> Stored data
################
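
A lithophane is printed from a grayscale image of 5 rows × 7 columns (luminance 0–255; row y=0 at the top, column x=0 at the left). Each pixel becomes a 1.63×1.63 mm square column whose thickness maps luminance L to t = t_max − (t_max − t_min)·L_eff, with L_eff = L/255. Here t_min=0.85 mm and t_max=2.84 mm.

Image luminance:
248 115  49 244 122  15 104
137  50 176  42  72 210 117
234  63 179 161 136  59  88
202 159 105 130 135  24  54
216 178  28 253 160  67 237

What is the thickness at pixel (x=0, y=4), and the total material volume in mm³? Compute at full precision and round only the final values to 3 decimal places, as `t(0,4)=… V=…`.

t(0,4)=1.154 V=169.361

span = t_max - t_min = 2.84 - 0.85 = 1.990
L(0,4) = 216, L_eff = 216/255 = 0.847059
t(0,4) = 2.84 - 1.990·0.847059 = 1.154
Σt over all 5·7 pixels = 541823/8500 ≈ 63.7438824
V = pitch²·Σt = 1.63²·541823/8500 = 169.361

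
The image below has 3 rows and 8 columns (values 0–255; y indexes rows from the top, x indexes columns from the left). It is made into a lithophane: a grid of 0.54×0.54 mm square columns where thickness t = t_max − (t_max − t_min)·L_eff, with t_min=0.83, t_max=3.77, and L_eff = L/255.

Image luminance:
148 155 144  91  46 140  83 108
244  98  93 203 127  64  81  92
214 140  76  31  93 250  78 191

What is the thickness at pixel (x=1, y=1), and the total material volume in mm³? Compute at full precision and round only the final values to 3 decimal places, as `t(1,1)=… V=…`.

t(1,1)=2.640 V=16.332

span = t_max - t_min = 3.77 - 0.83 = 2.940
L(1,1) = 98, L_eff = 98/255 = 0.384314
t(1,1) = 3.77 - 2.940·0.384314 = 2.640
Σt over all 3·8 pixels = 23803/425 ≈ 56.0070588
V = pitch²·Σt = 0.54²·23803/425 = 16.332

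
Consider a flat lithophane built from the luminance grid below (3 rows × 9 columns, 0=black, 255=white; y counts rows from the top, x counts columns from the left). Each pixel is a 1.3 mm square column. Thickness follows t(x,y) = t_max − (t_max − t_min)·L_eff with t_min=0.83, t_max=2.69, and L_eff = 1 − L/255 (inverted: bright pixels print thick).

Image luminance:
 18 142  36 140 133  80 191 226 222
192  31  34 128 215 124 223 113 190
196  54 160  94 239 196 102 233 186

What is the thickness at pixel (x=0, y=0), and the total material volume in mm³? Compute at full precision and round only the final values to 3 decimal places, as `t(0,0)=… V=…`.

span = t_max - t_min = 2.69 - 0.83 = 1.860
L(0,0) = 18, L_eff = 1 - 18/255 = 0.929412 (inverted)
t(0,0) = 2.69 - 1.860·0.929412 = 0.961
Σt over all 3·9 pixels = 432161/8500 ≈ 50.8424706
V = pitch²·Σt = 1.3²·432161/8500 = 85.924

t(0,0)=0.961 V=85.924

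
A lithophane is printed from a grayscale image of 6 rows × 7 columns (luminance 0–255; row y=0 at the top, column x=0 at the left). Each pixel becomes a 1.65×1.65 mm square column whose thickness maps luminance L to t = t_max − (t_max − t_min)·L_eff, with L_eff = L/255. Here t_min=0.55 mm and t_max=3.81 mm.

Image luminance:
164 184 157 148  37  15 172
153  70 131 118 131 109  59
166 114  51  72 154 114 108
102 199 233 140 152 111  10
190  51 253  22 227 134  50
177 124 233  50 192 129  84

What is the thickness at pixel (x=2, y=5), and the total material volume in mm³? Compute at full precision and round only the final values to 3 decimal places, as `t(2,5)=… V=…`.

span = t_max - t_min = 3.81 - 0.55 = 3.260
L(2,5) = 233, L_eff = 233/255 = 0.913725
t(2,5) = 3.81 - 3.260·0.913725 = 0.831
Σt over all 6·7 pixels = 235597/2550 ≈ 92.3909804
V = pitch²·Σt = 1.65²·235597/2550 = 251.534

t(2,5)=0.831 V=251.534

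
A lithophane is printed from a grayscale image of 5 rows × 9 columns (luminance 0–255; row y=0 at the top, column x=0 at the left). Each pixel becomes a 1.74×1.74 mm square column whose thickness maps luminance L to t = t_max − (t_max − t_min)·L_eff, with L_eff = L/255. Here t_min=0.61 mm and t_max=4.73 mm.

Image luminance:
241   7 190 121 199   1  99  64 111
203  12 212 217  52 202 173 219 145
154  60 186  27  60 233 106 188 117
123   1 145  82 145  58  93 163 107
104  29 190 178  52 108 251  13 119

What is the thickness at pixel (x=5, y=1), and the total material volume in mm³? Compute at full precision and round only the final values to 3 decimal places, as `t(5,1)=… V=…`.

t(5,1)=1.466 V=372.449

span = t_max - t_min = 4.73 - 0.61 = 4.120
L(5,1) = 202, L_eff = 202/255 = 0.792157
t(5,1) = 4.73 - 4.120·0.792157 = 1.466
Σt over all 5·9 pixels = 627391/5100 ≈ 123.0178431
V = pitch²·Σt = 1.74²·627391/5100 = 372.449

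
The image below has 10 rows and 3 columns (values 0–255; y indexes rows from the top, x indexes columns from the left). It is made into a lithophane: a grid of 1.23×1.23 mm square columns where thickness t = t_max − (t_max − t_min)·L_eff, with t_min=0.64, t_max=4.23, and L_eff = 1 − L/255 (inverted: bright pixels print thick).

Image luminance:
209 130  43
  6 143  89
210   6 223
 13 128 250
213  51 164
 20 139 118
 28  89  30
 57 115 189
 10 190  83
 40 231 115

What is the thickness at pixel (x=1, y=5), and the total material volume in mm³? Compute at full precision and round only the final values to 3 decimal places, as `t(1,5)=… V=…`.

t(1,5)=2.597 V=100.017

span = t_max - t_min = 4.23 - 0.64 = 3.590
L(1,5) = 139, L_eff = 1 - 139/255 = 0.454902 (inverted)
t(1,5) = 4.23 - 3.590·0.454902 = 2.597
Σt over all 10·3 pixels = 24791/375 ≈ 66.1093333
V = pitch²·Σt = 1.23²·24791/375 = 100.017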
################
> Activity
Retype, exactly and in full, the lines above from the one containing "Consider a flat" through the one containing "177 124 233".

> Exercise response
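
Consider a flat lithophane built from the luminance grid below (3 rows × 9 columns, 0=black, 255=white; y counts rows from the top, x counts columns from the left). Each pixel is a 1.3 mm square column. Thickness follows t(x,y) = t_max − (t_max − t_min)·L_eff with t_min=0.83, t_max=2.69, and L_eff = 1 − L/255 (inverted: bright pixels print thick).

Image luminance:
 18 142  36 140 133  80 191 226 222
192  31  34 128 215 124 223 113 190
196  54 160  94 239 196 102 233 186

What is the thickness at pixel (x=0, y=0), and the total material volume in mm³? Compute at full precision and round only the final values to 3 decimal places, as `t(0,0)=… V=…`.

span = t_max - t_min = 2.69 - 0.83 = 1.860
L(0,0) = 18, L_eff = 1 - 18/255 = 0.929412 (inverted)
t(0,0) = 2.69 - 1.860·0.929412 = 0.961
Σt over all 3·9 pixels = 432161/8500 ≈ 50.8424706
V = pitch²·Σt = 1.3²·432161/8500 = 85.924

t(0,0)=0.961 V=85.924

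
A lithophane is printed from a grayscale image of 6 rows × 7 columns (luminance 0–255; row y=0 at the top, column x=0 at the left). Each pixel becomes a 1.65×1.65 mm square column whose thickness maps luminance L to t = t_max − (t_max − t_min)·L_eff, with L_eff = L/255. Here t_min=0.55 mm and t_max=3.81 mm.

Image luminance:
164 184 157 148  37  15 172
153  70 131 118 131 109  59
166 114  51  72 154 114 108
102 199 233 140 152 111  10
190  51 253  22 227 134  50
177 124 233  50 192 129  84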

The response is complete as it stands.